ACTIVITY:
Repeat the stretch of entries below from the line with "A trade commission" through the line with "Define the net score of a policy as (-2)·(change". Include both ends and add nothing.

Stored items:
----------------------------------------

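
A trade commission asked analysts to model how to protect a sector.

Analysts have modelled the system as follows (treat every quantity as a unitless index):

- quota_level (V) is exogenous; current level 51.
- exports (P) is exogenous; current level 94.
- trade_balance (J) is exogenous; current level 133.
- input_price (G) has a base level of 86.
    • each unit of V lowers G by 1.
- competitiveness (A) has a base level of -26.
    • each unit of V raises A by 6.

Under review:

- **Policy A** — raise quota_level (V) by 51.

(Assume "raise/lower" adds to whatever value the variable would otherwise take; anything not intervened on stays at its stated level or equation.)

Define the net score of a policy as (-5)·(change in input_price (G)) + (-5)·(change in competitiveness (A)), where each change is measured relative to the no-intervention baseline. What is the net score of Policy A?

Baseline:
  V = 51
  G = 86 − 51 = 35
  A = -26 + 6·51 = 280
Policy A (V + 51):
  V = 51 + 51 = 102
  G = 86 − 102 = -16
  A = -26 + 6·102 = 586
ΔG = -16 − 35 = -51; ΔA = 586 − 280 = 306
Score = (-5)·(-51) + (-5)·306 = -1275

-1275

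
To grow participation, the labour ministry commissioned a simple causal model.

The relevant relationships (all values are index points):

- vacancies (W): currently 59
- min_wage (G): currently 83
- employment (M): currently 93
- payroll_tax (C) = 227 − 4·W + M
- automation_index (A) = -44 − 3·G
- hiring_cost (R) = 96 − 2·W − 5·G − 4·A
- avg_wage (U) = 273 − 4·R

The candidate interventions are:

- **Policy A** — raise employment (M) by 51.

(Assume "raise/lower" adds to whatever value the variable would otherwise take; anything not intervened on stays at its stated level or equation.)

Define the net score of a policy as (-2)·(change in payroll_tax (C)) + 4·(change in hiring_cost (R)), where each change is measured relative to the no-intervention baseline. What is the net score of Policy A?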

----------------------------------------

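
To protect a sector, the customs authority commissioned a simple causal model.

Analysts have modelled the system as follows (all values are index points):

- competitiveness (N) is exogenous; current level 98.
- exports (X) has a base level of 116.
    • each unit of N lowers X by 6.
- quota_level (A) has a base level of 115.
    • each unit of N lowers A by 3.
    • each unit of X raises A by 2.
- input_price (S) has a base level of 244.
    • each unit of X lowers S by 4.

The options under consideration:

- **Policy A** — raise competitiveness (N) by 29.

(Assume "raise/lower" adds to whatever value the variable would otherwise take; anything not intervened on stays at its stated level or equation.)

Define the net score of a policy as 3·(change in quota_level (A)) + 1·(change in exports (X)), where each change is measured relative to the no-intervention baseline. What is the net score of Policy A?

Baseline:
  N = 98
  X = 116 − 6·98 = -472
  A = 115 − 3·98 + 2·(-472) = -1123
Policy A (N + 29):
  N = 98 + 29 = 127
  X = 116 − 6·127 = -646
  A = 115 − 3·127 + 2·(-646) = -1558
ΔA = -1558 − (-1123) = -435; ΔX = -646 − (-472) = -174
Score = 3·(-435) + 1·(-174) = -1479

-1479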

----------------------------------------

ANSWER BOX:
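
A trade commission asked analysts to model how to protect a sector.

Analysts have modelled the system as follows (treat every quantity as a unitless index):

- quota_level (V) is exogenous; current level 51.
- exports (P) is exogenous; current level 94.
- trade_balance (J) is exogenous; current level 133.
- input_price (G) has a base level of 86.
    • each unit of V lowers G by 1.
- competitiveness (A) has a base level of -26.
    • each unit of V raises A by 6.

Under review:

- **Policy A** — raise quota_level (V) by 51.

(Assume "raise/lower" adds to whatever value the variable would otherwise take; anything not intervened on stays at its stated level or equation.)

Define the net score of a policy as (-5)·(change in input_price (G)) + (-5)·(change in competitiveness (A)), where each change is measured relative to the no-intervention baseline. What is the net score of Policy A?

Baseline:
  V = 51
  G = 86 − 51 = 35
  A = -26 + 6·51 = 280
Policy A (V + 51):
  V = 51 + 51 = 102
  G = 86 − 102 = -16
  A = -26 + 6·102 = 586
ΔG = -16 − 35 = -51; ΔA = 586 − 280 = 306
Score = (-5)·(-51) + (-5)·306 = -1275

-1275

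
To grow participation, the labour ministry commissioned a simple causal model.

The relevant relationships (all values are index points):

- vacancies (W): currently 59
- min_wage (G): currently 83
- employment (M): currently 93
- payroll_tax (C) = 227 − 4·W + M
- automation_index (A) = -44 − 3·G
- hiring_cost (R) = 96 − 2·W − 5·G − 4·A
- avg_wage (U) = 273 − 4·R

The candidate interventions are:

- **Policy A** — raise employment (M) by 51.

(Assume "raise/lower" adds to whatever value the variable would otherwise take; anything not intervened on stays at its stated level or equation.)

Define the net score of a policy as (-2)·(change in payroll_tax (C)) + 4·(change in hiring_cost (R)), where each change is measured relative to the no-intervention baseline. What is the net score of Policy A?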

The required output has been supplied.